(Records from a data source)
····················

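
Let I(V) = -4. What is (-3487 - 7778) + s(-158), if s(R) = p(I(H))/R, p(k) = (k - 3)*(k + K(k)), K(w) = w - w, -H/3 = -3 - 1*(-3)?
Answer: -889949/79 ≈ -11265.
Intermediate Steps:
H = 0 (H = -3*(-3 - 1*(-3)) = -3*(-3 + 3) = -3*0 = 0)
K(w) = 0
p(k) = k*(-3 + k) (p(k) = (k - 3)*(k + 0) = (-3 + k)*k = k*(-3 + k))
s(R) = 28/R (s(R) = (-4*(-3 - 4))/R = (-4*(-7))/R = 28/R)
(-3487 - 7778) + s(-158) = (-3487 - 7778) + 28/(-158) = -11265 + 28*(-1/158) = -11265 - 14/79 = -889949/79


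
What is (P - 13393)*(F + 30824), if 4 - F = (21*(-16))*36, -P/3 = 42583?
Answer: -6058379208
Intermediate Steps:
P = -127749 (P = -3*42583 = -127749)
F = 12100 (F = 4 - 21*(-16)*36 = 4 - (-336)*36 = 4 - 1*(-12096) = 4 + 12096 = 12100)
(P - 13393)*(F + 30824) = (-127749 - 13393)*(12100 + 30824) = -141142*42924 = -6058379208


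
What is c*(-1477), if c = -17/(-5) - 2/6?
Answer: -67942/15 ≈ -4529.5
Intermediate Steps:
c = 46/15 (c = -17*(-⅕) - 2*⅙ = 17/5 - ⅓ = 46/15 ≈ 3.0667)
c*(-1477) = (46/15)*(-1477) = -67942/15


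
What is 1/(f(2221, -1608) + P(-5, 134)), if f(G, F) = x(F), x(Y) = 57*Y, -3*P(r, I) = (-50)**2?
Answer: -3/277468 ≈ -1.0812e-5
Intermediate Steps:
P(r, I) = -2500/3 (P(r, I) = -1/3*(-50)**2 = -1/3*2500 = -2500/3)
f(G, F) = 57*F
1/(f(2221, -1608) + P(-5, 134)) = 1/(57*(-1608) - 2500/3) = 1/(-91656 - 2500/3) = 1/(-277468/3) = -3/277468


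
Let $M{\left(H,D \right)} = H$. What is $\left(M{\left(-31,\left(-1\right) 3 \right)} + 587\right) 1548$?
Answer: $860688$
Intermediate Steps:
$\left(M{\left(-31,\left(-1\right) 3 \right)} + 587\right) 1548 = \left(-31 + 587\right) 1548 = 556 \cdot 1548 = 860688$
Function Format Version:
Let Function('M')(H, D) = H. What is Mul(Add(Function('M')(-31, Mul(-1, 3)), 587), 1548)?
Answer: 860688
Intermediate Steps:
Mul(Add(Function('M')(-31, Mul(-1, 3)), 587), 1548) = Mul(Add(-31, 587), 1548) = Mul(556, 1548) = 860688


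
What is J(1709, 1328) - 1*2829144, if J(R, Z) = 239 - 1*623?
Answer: -2829528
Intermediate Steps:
J(R, Z) = -384 (J(R, Z) = 239 - 623 = -384)
J(1709, 1328) - 1*2829144 = -384 - 1*2829144 = -384 - 2829144 = -2829528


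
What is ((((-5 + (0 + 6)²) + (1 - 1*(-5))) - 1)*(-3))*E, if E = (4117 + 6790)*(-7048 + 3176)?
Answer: 4561045632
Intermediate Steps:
E = -42231904 (E = 10907*(-3872) = -42231904)
((((-5 + (0 + 6)²) + (1 - 1*(-5))) - 1)*(-3))*E = ((((-5 + (0 + 6)²) + (1 - 1*(-5))) - 1)*(-3))*(-42231904) = ((((-5 + 6²) + (1 + 5)) - 1)*(-3))*(-42231904) = ((((-5 + 36) + 6) - 1)*(-3))*(-42231904) = (((31 + 6) - 1)*(-3))*(-42231904) = ((37 - 1)*(-3))*(-42231904) = (36*(-3))*(-42231904) = -108*(-42231904) = 4561045632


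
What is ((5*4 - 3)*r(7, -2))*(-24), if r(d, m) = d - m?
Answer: -3672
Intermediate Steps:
((5*4 - 3)*r(7, -2))*(-24) = ((5*4 - 3)*(7 - 1*(-2)))*(-24) = ((20 - 3)*(7 + 2))*(-24) = (17*9)*(-24) = 153*(-24) = -3672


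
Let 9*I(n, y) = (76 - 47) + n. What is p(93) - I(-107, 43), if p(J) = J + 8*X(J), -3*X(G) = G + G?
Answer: -1183/3 ≈ -394.33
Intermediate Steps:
X(G) = -2*G/3 (X(G) = -(G + G)/3 = -2*G/3)
I(n, y) = 29/9 + n/9 (I(n, y) = ((76 - 47) + n)/9 = (29 + n)/9 = 29/9 + n/9)
p(J) = -13*J/3 (p(J) = J + 8*(-2*J/3) = J - 16*J/3 = -13*J/3)
p(93) - I(-107, 43) = -13/3*93 - (29/9 + (⅑)*(-107)) = -403 - (29/9 - 107/9) = -403 - 1*(-26/3) = -403 + 26/3 = -1183/3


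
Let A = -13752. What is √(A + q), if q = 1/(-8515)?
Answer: I*√997091862715/8515 ≈ 117.27*I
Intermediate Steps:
q = -1/8515 ≈ -0.00011744
√(A + q) = √(-13752 - 1/8515) = √(-117098281/8515) = I*√997091862715/8515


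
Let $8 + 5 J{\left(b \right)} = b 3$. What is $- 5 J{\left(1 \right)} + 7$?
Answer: $12$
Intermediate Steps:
$J{\left(b \right)} = - \frac{8}{5} + \frac{3 b}{5}$ ($J{\left(b \right)} = - \frac{8}{5} + \frac{b 3}{5} = - \frac{8}{5} + \frac{3 b}{5}$)
$- 5 J{\left(1 \right)} + 7 = - 5 \left(- \frac{8}{5} + \frac{3}{5} \cdot 1\right) + 7 = - 5 \left(- \frac{8}{5} + \frac{3}{5}\right) + 7 = \left(-5\right) \left(-1\right) + 7 = 5 + 7 = 12$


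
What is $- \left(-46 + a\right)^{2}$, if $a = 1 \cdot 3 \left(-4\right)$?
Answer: $-3364$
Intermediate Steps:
$a = -12$ ($a = 3 \left(-4\right) = -12$)
$- \left(-46 + a\right)^{2} = - \left(-46 - 12\right)^{2} = - \left(-58\right)^{2} = \left(-1\right) 3364 = -3364$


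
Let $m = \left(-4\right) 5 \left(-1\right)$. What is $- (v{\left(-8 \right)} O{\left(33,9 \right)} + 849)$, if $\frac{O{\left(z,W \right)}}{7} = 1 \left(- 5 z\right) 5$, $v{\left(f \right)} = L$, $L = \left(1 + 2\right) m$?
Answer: $345651$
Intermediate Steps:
$m = 20$ ($m = \left(-20\right) \left(-1\right) = 20$)
$L = 60$ ($L = \left(1 + 2\right) 20 = 3 \cdot 20 = 60$)
$v{\left(f \right)} = 60$
$O{\left(z,W \right)} = - 175 z$ ($O{\left(z,W \right)} = 7 \cdot 1 \left(- 5 z\right) 5 = 7 - 5 z 5 = 7 \left(- 25 z\right) = - 175 z$)
$- (v{\left(-8 \right)} O{\left(33,9 \right)} + 849) = - (60 \left(\left(-175\right) 33\right) + 849) = - (60 \left(-5775\right) + 849) = - (-346500 + 849) = \left(-1\right) \left(-345651\right) = 345651$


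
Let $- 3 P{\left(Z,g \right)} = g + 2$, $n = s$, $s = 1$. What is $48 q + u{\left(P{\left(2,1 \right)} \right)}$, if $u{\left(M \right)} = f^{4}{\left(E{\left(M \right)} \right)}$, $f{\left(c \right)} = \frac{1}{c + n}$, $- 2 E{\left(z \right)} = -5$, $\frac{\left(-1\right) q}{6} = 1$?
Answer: $- \frac{691472}{2401} \approx -287.99$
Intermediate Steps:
$q = -6$ ($q = \left(-6\right) 1 = -6$)
$n = 1$
$E{\left(z \right)} = \frac{5}{2}$ ($E{\left(z \right)} = \left(- \frac{1}{2}\right) \left(-5\right) = \frac{5}{2}$)
$f{\left(c \right)} = \frac{1}{1 + c}$ ($f{\left(c \right)} = \frac{1}{c + 1} = \frac{1}{1 + c}$)
$P{\left(Z,g \right)} = - \frac{2}{3} - \frac{g}{3}$ ($P{\left(Z,g \right)} = - \frac{g + 2}{3} = - \frac{2 + g}{3} = - \frac{2}{3} - \frac{g}{3}$)
$u{\left(M \right)} = \frac{16}{2401}$ ($u{\left(M \right)} = \left(\frac{1}{1 + \frac{5}{2}}\right)^{4} = \left(\frac{1}{\frac{7}{2}}\right)^{4} = \left(\frac{2}{7}\right)^{4} = \frac{16}{2401}$)
$48 q + u{\left(P{\left(2,1 \right)} \right)} = 48 \left(-6\right) + \frac{16}{2401} = -288 + \frac{16}{2401} = - \frac{691472}{2401}$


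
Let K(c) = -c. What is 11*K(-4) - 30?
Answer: 14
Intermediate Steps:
11*K(-4) - 30 = 11*(-1*(-4)) - 30 = 11*4 - 30 = 44 - 30 = 14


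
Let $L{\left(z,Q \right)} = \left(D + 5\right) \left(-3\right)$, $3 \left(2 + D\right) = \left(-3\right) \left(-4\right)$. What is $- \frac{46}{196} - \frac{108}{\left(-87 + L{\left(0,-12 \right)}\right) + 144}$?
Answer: $- \frac{317}{98} \approx -3.2347$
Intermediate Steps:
$D = 2$ ($D = -2 + \frac{\left(-3\right) \left(-4\right)}{3} = -2 + \frac{1}{3} \cdot 12 = -2 + 4 = 2$)
$L{\left(z,Q \right)} = -21$ ($L{\left(z,Q \right)} = \left(2 + 5\right) \left(-3\right) = 7 \left(-3\right) = -21$)
$- \frac{46}{196} - \frac{108}{\left(-87 + L{\left(0,-12 \right)}\right) + 144} = - \frac{46}{196} - \frac{108}{\left(-87 - 21\right) + 144} = \left(-46\right) \frac{1}{196} - \frac{108}{-108 + 144} = - \frac{23}{98} - \frac{108}{36} = - \frac{23}{98} - 3 = - \frac{317}{98}$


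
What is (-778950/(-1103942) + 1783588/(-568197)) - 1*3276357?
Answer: -146794132691085976/44804038041 ≈ -3.2764e+6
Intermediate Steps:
(-778950/(-1103942) + 1783588/(-568197)) - 1*3276357 = (-778950*(-1/1103942) + 1783588*(-1/568197)) - 3276357 = (389475/551971 - 1783588/568197) - 3276357 = -109027189339/44804038041 - 3276357 = -146794132691085976/44804038041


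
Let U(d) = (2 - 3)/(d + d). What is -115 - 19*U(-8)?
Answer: -1859/16 ≈ -116.19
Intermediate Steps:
U(d) = -1/(2*d)
-115 - 19*U(-8) = -115 - (-19)/(2*(-8)) = -115 - (-19)*(-1)/(2*8) = -115 - 19*1/16 = -115 - 19/16 = -1859/16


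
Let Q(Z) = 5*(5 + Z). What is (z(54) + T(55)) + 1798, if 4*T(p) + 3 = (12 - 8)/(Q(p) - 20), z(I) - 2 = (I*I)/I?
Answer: 518911/280 ≈ 1853.3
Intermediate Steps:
Q(Z) = 25 + 5*Z
z(I) = 2 + I (z(I) = 2 + (I*I)/I = 2 + I**2/I = 2 + I)
T(p) = -3/4 + 1/(5 + 5*p) (T(p) = -3/4 + ((12 - 8)/((25 + 5*p) - 20))/4 = -3/4 + (4/(5 + 5*p))/4 = -3/4 + 1/(5 + 5*p))
(z(54) + T(55)) + 1798 = ((2 + 54) + (-11 - 15*55)/(20*(1 + 55))) + 1798 = (56 + (1/20)*(-11 - 825)/56) + 1798 = (56 + (1/20)*(1/56)*(-836)) + 1798 = (56 - 209/280) + 1798 = 15471/280 + 1798 = 518911/280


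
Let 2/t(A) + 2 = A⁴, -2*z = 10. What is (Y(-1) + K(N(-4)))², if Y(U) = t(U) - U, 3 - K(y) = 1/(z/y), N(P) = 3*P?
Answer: 4/25 ≈ 0.16000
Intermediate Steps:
z = -5 (z = -½*10 = -5)
K(y) = 3 + y/5 (K(y) = 3 - 1/((-5/y)) = 3 - (-1)*y/5 = 3 + y/5)
t(A) = 2/(-2 + A⁴)
Y(U) = -U + 2/(-2 + U⁴) (Y(U) = 2/(-2 + U⁴) - U = -U + 2/(-2 + U⁴))
(Y(-1) + K(N(-4)))² = ((-1*(-1) + 2/(-2 + (-1)⁴)) + (3 + (3*(-4))/5))² = ((1 + 2/(-2 + 1)) + (3 + (⅕)*(-12)))² = ((1 + 2/(-1)) + (3 - 12/5))² = ((1 + 2*(-1)) + ⅗)² = ((1 - 2) + ⅗)² = (-1 + ⅗)² = (-⅖)² = 4/25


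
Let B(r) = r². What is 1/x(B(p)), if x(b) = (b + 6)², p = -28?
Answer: 1/624100 ≈ 1.6023e-6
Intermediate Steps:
x(b) = (6 + b)²
1/x(B(p)) = 1/((6 + (-28)²)²) = 1/((6 + 784)²) = 1/(790²) = 1/624100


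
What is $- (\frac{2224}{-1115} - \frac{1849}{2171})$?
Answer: $\frac{6889939}{2420665} \approx 2.8463$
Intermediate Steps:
$- (\frac{2224}{-1115} - \frac{1849}{2171}) = - (2224 \left(- \frac{1}{1115}\right) - \frac{1849}{2171}) = - (- \frac{2224}{1115} - \frac{1849}{2171}) = \left(-1\right) \left(- \frac{6889939}{2420665}\right) = \frac{6889939}{2420665}$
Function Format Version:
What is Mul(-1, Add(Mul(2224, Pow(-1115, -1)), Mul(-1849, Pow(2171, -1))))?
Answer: Rational(6889939, 2420665) ≈ 2.8463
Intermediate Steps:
Mul(-1, Add(Mul(2224, Pow(-1115, -1)), Mul(-1849, Pow(2171, -1)))) = Mul(-1, Add(Mul(2224, Rational(-1, 1115)), Mul(-1849, Rational(1, 2171)))) = Mul(-1, Add(Rational(-2224, 1115), Rational(-1849, 2171))) = Mul(-1, Rational(-6889939, 2420665)) = Rational(6889939, 2420665)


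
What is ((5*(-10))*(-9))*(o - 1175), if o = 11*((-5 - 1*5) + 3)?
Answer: -563400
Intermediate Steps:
o = -77 (o = 11*((-5 - 5) + 3) = 11*(-10 + 3) = 11*(-7) = -77)
((5*(-10))*(-9))*(o - 1175) = ((5*(-10))*(-9))*(-77 - 1175) = -50*(-9)*(-1252) = 450*(-1252) = -563400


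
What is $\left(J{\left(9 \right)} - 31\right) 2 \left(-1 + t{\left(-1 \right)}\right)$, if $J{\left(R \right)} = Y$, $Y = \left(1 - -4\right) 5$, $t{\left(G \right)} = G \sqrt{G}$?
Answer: $12 + 12 i \approx 12.0 + 12.0 i$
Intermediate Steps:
$t{\left(G \right)} = G^{\frac{3}{2}}$
$Y = 25$ ($Y = \left(1 + 4\right) 5 = 5 \cdot 5 = 25$)
$J{\left(R \right)} = 25$
$\left(J{\left(9 \right)} - 31\right) 2 \left(-1 + t{\left(-1 \right)}\right) = \left(25 - 31\right) 2 \left(-1 + \left(-1\right)^{\frac{3}{2}}\right) = - 6 \cdot 2 \left(-1 - i\right) = - 6 \left(-2 - 2 i\right) = 12 + 12 i$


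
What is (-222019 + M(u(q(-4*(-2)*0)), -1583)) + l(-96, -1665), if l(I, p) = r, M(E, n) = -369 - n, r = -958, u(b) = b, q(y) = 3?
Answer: -221763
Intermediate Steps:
l(I, p) = -958
(-222019 + M(u(q(-4*(-2)*0)), -1583)) + l(-96, -1665) = (-222019 + (-369 - 1*(-1583))) - 958 = (-222019 + (-369 + 1583)) - 958 = (-222019 + 1214) - 958 = -220805 - 958 = -221763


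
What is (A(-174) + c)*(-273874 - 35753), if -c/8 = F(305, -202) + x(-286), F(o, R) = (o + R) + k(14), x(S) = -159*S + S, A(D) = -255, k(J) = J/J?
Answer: 112267963557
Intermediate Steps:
k(J) = 1
x(S) = -158*S
F(o, R) = 1 + R + o (F(o, R) = (o + R) + 1 = (R + o) + 1 = 1 + R + o)
c = -362336 (c = -8*((1 - 202 + 305) - 158*(-286)) = -8*(104 + 45188) = -8*45292 = -362336)
(A(-174) + c)*(-273874 - 35753) = (-255 - 362336)*(-273874 - 35753) = -362591*(-309627) = 112267963557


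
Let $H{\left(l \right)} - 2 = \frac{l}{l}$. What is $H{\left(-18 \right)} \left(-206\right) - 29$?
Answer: $-647$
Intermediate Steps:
$H{\left(l \right)} = 3$ ($H{\left(l \right)} = 2 + \frac{l}{l} = 2 + 1 = 3$)
$H{\left(-18 \right)} \left(-206\right) - 29 = 3 \left(-206\right) - 29 = -618 - 29 = -647$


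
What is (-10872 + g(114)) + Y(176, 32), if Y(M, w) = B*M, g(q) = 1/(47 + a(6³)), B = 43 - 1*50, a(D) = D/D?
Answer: -580991/48 ≈ -12104.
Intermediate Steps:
a(D) = 1
B = -7 (B = 43 - 50 = -7)
g(q) = 1/48 (g(q) = 1/(47 + 1) = 1/48)
Y(M, w) = -7*M
(-10872 + g(114)) + Y(176, 32) = (-10872 + 1/48) - 7*176 = -521855/48 - 1232 = -580991/48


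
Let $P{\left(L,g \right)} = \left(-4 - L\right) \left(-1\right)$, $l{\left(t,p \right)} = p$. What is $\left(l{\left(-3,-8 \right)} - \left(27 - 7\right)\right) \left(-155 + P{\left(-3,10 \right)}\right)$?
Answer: $4312$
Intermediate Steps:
$P{\left(L,g \right)} = 4 + L$
$\left(l{\left(-3,-8 \right)} - \left(27 - 7\right)\right) \left(-155 + P{\left(-3,10 \right)}\right) = \left(-8 - \left(27 - 7\right)\right) \left(-155 + \left(4 - 3\right)\right) = \left(-8 - 20\right) \left(-155 + 1\right) = \left(-8 - 20\right) \left(-154\right) = \left(-28\right) \left(-154\right) = 4312$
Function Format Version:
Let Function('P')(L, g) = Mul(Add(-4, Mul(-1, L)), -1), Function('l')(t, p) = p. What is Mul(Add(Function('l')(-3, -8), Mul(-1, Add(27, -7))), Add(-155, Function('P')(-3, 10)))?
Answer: 4312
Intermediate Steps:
Function('P')(L, g) = Add(4, L)
Mul(Add(Function('l')(-3, -8), Mul(-1, Add(27, -7))), Add(-155, Function('P')(-3, 10))) = Mul(Add(-8, Mul(-1, Add(27, -7))), Add(-155, Add(4, -3))) = Mul(Add(-8, Mul(-1, 20)), Add(-155, 1)) = Mul(Add(-8, -20), -154) = Mul(-28, -154) = 4312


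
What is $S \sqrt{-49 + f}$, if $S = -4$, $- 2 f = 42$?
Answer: $- 4 i \sqrt{70} \approx - 33.466 i$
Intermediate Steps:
$f = -21$ ($f = \left(- \frac{1}{2}\right) 42 = -21$)
$S \sqrt{-49 + f} = - 4 \sqrt{-49 - 21} = - 4 \sqrt{-70} = - 4 i \sqrt{70}$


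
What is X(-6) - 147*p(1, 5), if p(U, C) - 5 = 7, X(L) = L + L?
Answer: -1776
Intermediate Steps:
X(L) = 2*L
p(U, C) = 12 (p(U, C) = 5 + 7 = 12)
X(-6) - 147*p(1, 5) = 2*(-6) - 147*12 = -12 - 1764 = -1776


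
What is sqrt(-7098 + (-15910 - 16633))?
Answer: 7*I*sqrt(809) ≈ 199.1*I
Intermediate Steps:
sqrt(-7098 + (-15910 - 16633)) = sqrt(-7098 - 32543) = sqrt(-39641) = 7*I*sqrt(809)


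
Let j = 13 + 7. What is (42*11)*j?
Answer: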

····················

#### [The task]
If the word "approx" appears in a line above, copy that line.

#### [Solution to this task]
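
Answer: $- \frac{691472}{2401} \approx -287.99$
Answer: $- \frac{317}{98} \approx -3.2347$
Answer: $\frac{6889939}{2420665} \approx 2.8463$
Answer: $12 + 12 i \approx 12.0 + 12.0 i$
Answer: $- 4 i \sqrt{70} \approx - 33.466 i$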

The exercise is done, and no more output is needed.